# [Work order]
Return each line of the listing exactly as written.

*-*-*

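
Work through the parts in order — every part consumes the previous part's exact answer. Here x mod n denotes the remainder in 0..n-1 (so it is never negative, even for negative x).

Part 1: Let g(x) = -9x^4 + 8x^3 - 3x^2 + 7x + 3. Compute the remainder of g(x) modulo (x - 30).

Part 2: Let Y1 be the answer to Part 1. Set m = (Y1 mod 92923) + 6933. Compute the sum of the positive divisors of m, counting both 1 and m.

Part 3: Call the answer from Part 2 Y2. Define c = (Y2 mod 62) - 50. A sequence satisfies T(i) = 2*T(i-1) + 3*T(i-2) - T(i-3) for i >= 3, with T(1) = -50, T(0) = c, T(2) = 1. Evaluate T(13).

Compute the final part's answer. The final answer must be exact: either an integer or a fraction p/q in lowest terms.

Part 1: remainder = value at the root: -9*(30)^4 + 8*(30)^3 - 3*(30)^2 + 7*(30)^1 + 3 = (-7290000) + (216000) + (-2700) + (210) + (3) = -7076487; answer -7076487
Part 2: Y1 = -7076487; m = 85517; 85517 is prime, so its only divisors are 1 and 85517; sigma = 1 + 85517 = 85518; answer 85518
Part 3: Y2 = 85518; c = -30; T(3) = 2*(1) + 3*(-50) - 1*(-30) = -118; iterating: T(3)=-118, T(4)=-183, T(5)=-721, T(6)=-1873, T(7)=-5726, T(8)=-16350, T(9)=-48005, T(10)=-139334, T(11)=-406333, T(12)=-1182663, T(13)=-3444991; answer -3444991

-3444991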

*-*-*

# [Answer to this problem]
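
Work through the parts in order — every part consumes the previous part's exact answer. Here x mod n denotes the remainder in 0..n-1 (so it is never negative, even for negative x).

Part 1: Let g(x) = -9x^4 + 8x^3 - 3x^2 + 7x + 3. Compute the remainder of g(x) modulo (x - 30).

Part 2: Let Y1 be the answer to Part 1. Set m = (Y1 mod 92923) + 6933. Compute the sum of the positive divisors of m, counting both 1 and m.

Part 3: Call the answer from Part 2 Y2. Define c = (Y2 mod 62) - 50. A sequence satisfies T(i) = 2*T(i-1) + 3*T(i-2) - T(i-3) for i >= 3, with T(1) = -50, T(0) = c, T(2) = 1. Evaluate T(13).

Compute the final part's answer. The final answer must be exact: either an integer or a fraction p/q in lowest terms.

Part 1: remainder = value at the root: -9*(30)^4 + 8*(30)^3 - 3*(30)^2 + 7*(30)^1 + 3 = (-7290000) + (216000) + (-2700) + (210) + (3) = -7076487; answer -7076487
Part 2: Y1 = -7076487; m = 85517; 85517 is prime, so its only divisors are 1 and 85517; sigma = 1 + 85517 = 85518; answer 85518
Part 3: Y2 = 85518; c = -30; T(3) = 2*(1) + 3*(-50) - 1*(-30) = -118; iterating: T(3)=-118, T(4)=-183, T(5)=-721, T(6)=-1873, T(7)=-5726, T(8)=-16350, T(9)=-48005, T(10)=-139334, T(11)=-406333, T(12)=-1182663, T(13)=-3444991; answer -3444991

-3444991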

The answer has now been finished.